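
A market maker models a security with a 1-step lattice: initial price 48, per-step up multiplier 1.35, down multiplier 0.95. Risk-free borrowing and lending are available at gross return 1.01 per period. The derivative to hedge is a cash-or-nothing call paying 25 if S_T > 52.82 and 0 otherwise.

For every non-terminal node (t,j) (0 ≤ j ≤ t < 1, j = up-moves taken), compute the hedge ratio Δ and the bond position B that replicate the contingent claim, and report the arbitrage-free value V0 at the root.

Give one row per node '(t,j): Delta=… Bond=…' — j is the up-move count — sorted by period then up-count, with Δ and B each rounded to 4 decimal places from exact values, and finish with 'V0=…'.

The replicating-portfolio and risk-neutral prices coincide; use p* = (1.01−0.95)/(1.35−0.95) = 0.1500 for the latter.
Payoff layer (t=1): V(1,0)=0.0000, V(1,1)=25.0000
Node (0,0) S=48.0000: V=(p*·25.0000+(1−p*)·0.0000)/1.01=3.7129; Δ=(25.0000−0.0000)/(64.8000−45.6000)=1.3021; B=V−Δ·S=-58.7871
Check: Δ(0,0)·S0 + B(0,0) = 3.7129 = V0.

(0,0): Delta=1.3021 Bond=-58.7871
V0=3.7129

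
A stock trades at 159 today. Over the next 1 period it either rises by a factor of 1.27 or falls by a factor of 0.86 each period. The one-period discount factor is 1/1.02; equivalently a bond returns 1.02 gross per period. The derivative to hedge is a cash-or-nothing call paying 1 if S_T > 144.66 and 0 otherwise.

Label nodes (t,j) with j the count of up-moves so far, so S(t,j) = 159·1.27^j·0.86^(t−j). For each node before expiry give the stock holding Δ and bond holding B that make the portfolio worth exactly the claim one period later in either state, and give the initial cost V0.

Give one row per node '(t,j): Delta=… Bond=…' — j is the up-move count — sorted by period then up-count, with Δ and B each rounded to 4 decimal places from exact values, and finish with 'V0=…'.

No-arbitrage ⇒ martingale measure with p* = (R−d)/(u−d) = 0.3902.
Terminal payoffs: V(1,0)=0.0000, V(1,1)=1.0000
  t=0,j=0: stock 159.0000 → up 201.9300 (V=1.0000), down 136.7400 (V=0.0000). Price 0.3826; hedge Δ=0.0153, bond B=-2.0564.
Self-financing check: at every node Δ·S+B equals the discounted successor values.

(0,0): Delta=0.0153 Bond=-2.0564
V0=0.3826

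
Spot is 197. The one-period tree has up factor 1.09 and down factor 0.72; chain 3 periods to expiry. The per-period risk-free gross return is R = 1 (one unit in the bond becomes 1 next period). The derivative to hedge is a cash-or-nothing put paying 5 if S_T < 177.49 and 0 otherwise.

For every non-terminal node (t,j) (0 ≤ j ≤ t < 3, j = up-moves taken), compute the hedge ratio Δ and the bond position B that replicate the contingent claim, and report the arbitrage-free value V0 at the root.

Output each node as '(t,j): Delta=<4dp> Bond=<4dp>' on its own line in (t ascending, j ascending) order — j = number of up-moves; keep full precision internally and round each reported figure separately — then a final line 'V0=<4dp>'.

(0,0): Delta=-0.0393 Bond=10.5720
(1,0): Delta=0.0000 Bond=5.0000
(1,1): Delta=-0.0476 Bond=12.3630
(2,0): Delta=0.0000 Bond=5.0000
(2,1): Delta=0.0000 Bond=5.0000
(2,2): Delta=-0.0577 Bond=14.7297
V0=2.8331

No-arbitrage ⇒ martingale measure with p* = (R−d)/(u−d) = 0.7568.
Terminal payoffs: V(3,0)=5.0000, V(3,1)=5.0000, V(3,2)=5.0000, V(3,3)=0.0000
(2,0): S=102.1248. Δ = (V_up−V_dn)/(S_up−S_dn) = (5.0000−5.0000)/(111.3160−73.5299) = 0.0000. V = [p*·5.0000 + (1−p*)·5.0000]/1 = 5.0000. B = V − Δ·S = 5.0000.
(2,1): S=154.6056. Δ = (V_up−V_dn)/(S_up−S_dn) = (5.0000−5.0000)/(168.5201−111.3160) = 0.0000. V = [p*·5.0000 + (1−p*)·5.0000]/1 = 5.0000. B = V − Δ·S = 5.0000.
(2,2): S=234.0557. Δ = (V_up−V_dn)/(S_up−S_dn) = (0.0000−5.0000)/(255.1207−168.5201) = -0.0577. V = [p*·0.0000 + (1−p*)·5.0000]/1 = 1.2162. B = V − Δ·S = 14.7297.
(1,0): S=141.8400. Δ = (V_up−V_dn)/(S_up−S_dn) = (5.0000−5.0000)/(154.6056−102.1248) = 0.0000. V = [p*·5.0000 + (1−p*)·5.0000]/1 = 5.0000. B = V − Δ·S = 5.0000.
(1,1): S=214.7300. Δ = (V_up−V_dn)/(S_up−S_dn) = (1.2162−5.0000)/(234.0557−154.6056) = -0.0476. V = [p*·1.2162 + (1−p*)·5.0000]/1 = 2.1366. B = V − Δ·S = 12.3630.
(0,0): S=197.0000. Δ = (V_up−V_dn)/(S_up−S_dn) = (2.1366−5.0000)/(214.7300−141.8400) = -0.0393. V = [p*·2.1366 + (1−p*)·5.0000]/1 = 2.8331. B = V − Δ·S = 10.5720.
Root portfolio cost Δ·197+B reproduces V0=2.8331.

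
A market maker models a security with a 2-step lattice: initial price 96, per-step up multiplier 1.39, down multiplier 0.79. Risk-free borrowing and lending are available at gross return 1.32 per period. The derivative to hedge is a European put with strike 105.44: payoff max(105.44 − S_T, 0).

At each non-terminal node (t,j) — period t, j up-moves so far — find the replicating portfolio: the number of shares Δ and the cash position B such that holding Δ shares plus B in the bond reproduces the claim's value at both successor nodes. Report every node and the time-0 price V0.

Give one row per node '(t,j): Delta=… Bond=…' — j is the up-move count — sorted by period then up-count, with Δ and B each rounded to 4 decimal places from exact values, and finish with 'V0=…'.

(0,0): Delta=-0.0701 Bond=7.0863
(1,0): Delta=-1.0000 Bond=79.8788
(1,1): Delta=-0.0003 Bond=0.0393
V0=0.3583

Under the risk-neutral measure, an up-move has probability p* = (R−d)/(u−d) = 0.8833 and values discount at R = 1.32.
Payoff layer (t=2): V(2,0)=45.5264, V(2,1)=0.0224, V(2,2)=0.0000
Node (1,0) S=75.8400: V=(p*·0.0224+(1−p*)·45.5264)/1.32=4.0388; Δ=(0.0224−45.5264)/(105.4176−59.9136)=-1.0000; B=V−Δ·S=79.8788
Node (1,1) S=133.4400: V=(p*·0.0000+(1−p*)·0.0224)/1.32=0.0020; Δ=(0.0000−0.0224)/(185.4816−105.4176)=-0.0003; B=V−Δ·S=0.0393
Node (0,0) S=96.0000: V=(p*·0.0020+(1−p*)·4.0388)/1.32=0.3583; Δ=(0.0020−4.0388)/(133.4400−75.8400)=-0.0701; B=V−Δ·S=7.0863
Self-financing check: at every node Δ·S+B equals the discounted successor values.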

——

# Instructions to follow
Your answer must consist of every line above, reproduced exactly.

# Solution to this problem
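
A market maker models a security with a 1-step lattice: initial price 48, per-step up multiplier 1.35, down multiplier 0.95. Risk-free borrowing and lending are available at gross return 1.01 per period. The derivative to hedge is a cash-or-nothing call paying 25 if S_T > 52.82 and 0 otherwise.

For every non-terminal node (t,j) (0 ≤ j ≤ t < 1, j = up-moves taken), compute the hedge ratio Δ and the bond position B that replicate the contingent claim, and report the arbitrage-free value V0 at the root.

Give one row per node '(t,j): Delta=… Bond=…' — j is the up-move count — sorted by period then up-count, with Δ and B each rounded to 4 decimal places from exact values, and finish with 'V0=…'.

The replicating-portfolio and risk-neutral prices coincide; use p* = (1.01−0.95)/(1.35−0.95) = 0.1500 for the latter.
Payoff layer (t=1): V(1,0)=0.0000, V(1,1)=25.0000
Node (0,0) S=48.0000: V=(p*·25.0000+(1−p*)·0.0000)/1.01=3.7129; Δ=(25.0000−0.0000)/(64.8000−45.6000)=1.3021; B=V−Δ·S=-58.7871
Check: Δ(0,0)·S0 + B(0,0) = 3.7129 = V0.

(0,0): Delta=1.3021 Bond=-58.7871
V0=3.7129

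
A stock trades at 159 today. Over the next 1 period it either rises by a factor of 1.27 or falls by a factor of 0.86 each period. The one-period discount factor is 1/1.02; equivalently a bond returns 1.02 gross per period. The derivative to hedge is a cash-or-nothing call paying 1 if S_T > 144.66 and 0 otherwise.

Label nodes (t,j) with j the count of up-moves so far, so S(t,j) = 159·1.27^j·0.86^(t−j). For each node before expiry give the stock holding Δ and bond holding B that make the portfolio worth exactly the claim one period later in either state, and give the initial cost V0.

Give one row per node '(t,j): Delta=… Bond=…' — j is the up-move count — sorted by period then up-count, with Δ and B each rounded to 4 decimal places from exact values, and finish with 'V0=…'.

No-arbitrage ⇒ martingale measure with p* = (R−d)/(u−d) = 0.3902.
Terminal payoffs: V(1,0)=0.0000, V(1,1)=1.0000
  t=0,j=0: stock 159.0000 → up 201.9300 (V=1.0000), down 136.7400 (V=0.0000). Price 0.3826; hedge Δ=0.0153, bond B=-2.0564.
Self-financing check: at every node Δ·S+B equals the discounted successor values.

(0,0): Delta=0.0153 Bond=-2.0564
V0=0.3826

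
Spot is 197. The one-period tree has up factor 1.09 and down factor 0.72; chain 3 periods to expiry. The per-period risk-free gross return is R = 1 (one unit in the bond becomes 1 next period). The derivative to hedge is a cash-or-nothing put paying 5 if S_T < 177.49 and 0 otherwise.

For every non-terminal node (t,j) (0 ≤ j ≤ t < 3, j = up-moves taken), compute the hedge ratio Δ and the bond position B that replicate the contingent claim, and report the arbitrage-free value V0 at the root.

Output each node as '(t,j): Delta=<4dp> Bond=<4dp>' on its own line in (t ascending, j ascending) order — j = number of up-moves; keep full precision internally and round each reported figure separately — then a final line 'V0=<4dp>'.

(0,0): Delta=-0.0393 Bond=10.5720
(1,0): Delta=0.0000 Bond=5.0000
(1,1): Delta=-0.0476 Bond=12.3630
(2,0): Delta=0.0000 Bond=5.0000
(2,1): Delta=0.0000 Bond=5.0000
(2,2): Delta=-0.0577 Bond=14.7297
V0=2.8331

No-arbitrage ⇒ martingale measure with p* = (R−d)/(u−d) = 0.7568.
Terminal payoffs: V(3,0)=5.0000, V(3,1)=5.0000, V(3,2)=5.0000, V(3,3)=0.0000
(2,0): S=102.1248. Δ = (V_up−V_dn)/(S_up−S_dn) = (5.0000−5.0000)/(111.3160−73.5299) = 0.0000. V = [p*·5.0000 + (1−p*)·5.0000]/1 = 5.0000. B = V − Δ·S = 5.0000.
(2,1): S=154.6056. Δ = (V_up−V_dn)/(S_up−S_dn) = (5.0000−5.0000)/(168.5201−111.3160) = 0.0000. V = [p*·5.0000 + (1−p*)·5.0000]/1 = 5.0000. B = V − Δ·S = 5.0000.
(2,2): S=234.0557. Δ = (V_up−V_dn)/(S_up−S_dn) = (0.0000−5.0000)/(255.1207−168.5201) = -0.0577. V = [p*·0.0000 + (1−p*)·5.0000]/1 = 1.2162. B = V − Δ·S = 14.7297.
(1,0): S=141.8400. Δ = (V_up−V_dn)/(S_up−S_dn) = (5.0000−5.0000)/(154.6056−102.1248) = 0.0000. V = [p*·5.0000 + (1−p*)·5.0000]/1 = 5.0000. B = V − Δ·S = 5.0000.
(1,1): S=214.7300. Δ = (V_up−V_dn)/(S_up−S_dn) = (1.2162−5.0000)/(234.0557−154.6056) = -0.0476. V = [p*·1.2162 + (1−p*)·5.0000]/1 = 2.1366. B = V − Δ·S = 12.3630.
(0,0): S=197.0000. Δ = (V_up−V_dn)/(S_up−S_dn) = (2.1366−5.0000)/(214.7300−141.8400) = -0.0393. V = [p*·2.1366 + (1−p*)·5.0000]/1 = 2.8331. B = V − Δ·S = 10.5720.
Root portfolio cost Δ·197+B reproduces V0=2.8331.

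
A market maker models a security with a 2-step lattice: initial price 96, per-step up multiplier 1.39, down multiplier 0.79. Risk-free borrowing and lending are available at gross return 1.32 per period. The derivative to hedge is a European put with strike 105.44: payoff max(105.44 − S_T, 0).

At each non-terminal node (t,j) — period t, j up-moves so far — find the replicating portfolio: the number of shares Δ and the cash position B such that holding Δ shares plus B in the bond reproduces the claim's value at both successor nodes. Report every node and the time-0 price V0.

Give one row per node '(t,j): Delta=… Bond=…' — j is the up-move count — sorted by period then up-count, with Δ and B each rounded to 4 decimal places from exact values, and finish with 'V0=…'.

(0,0): Delta=-0.0701 Bond=7.0863
(1,0): Delta=-1.0000 Bond=79.8788
(1,1): Delta=-0.0003 Bond=0.0393
V0=0.3583

Under the risk-neutral measure, an up-move has probability p* = (R−d)/(u−d) = 0.8833 and values discount at R = 1.32.
Payoff layer (t=2): V(2,0)=45.5264, V(2,1)=0.0224, V(2,2)=0.0000
Node (1,0) S=75.8400: V=(p*·0.0224+(1−p*)·45.5264)/1.32=4.0388; Δ=(0.0224−45.5264)/(105.4176−59.9136)=-1.0000; B=V−Δ·S=79.8788
Node (1,1) S=133.4400: V=(p*·0.0000+(1−p*)·0.0224)/1.32=0.0020; Δ=(0.0000−0.0224)/(185.4816−105.4176)=-0.0003; B=V−Δ·S=0.0393
Node (0,0) S=96.0000: V=(p*·0.0020+(1−p*)·4.0388)/1.32=0.3583; Δ=(0.0020−4.0388)/(133.4400−75.8400)=-0.0701; B=V−Δ·S=7.0863
Self-financing check: at every node Δ·S+B equals the discounted successor values.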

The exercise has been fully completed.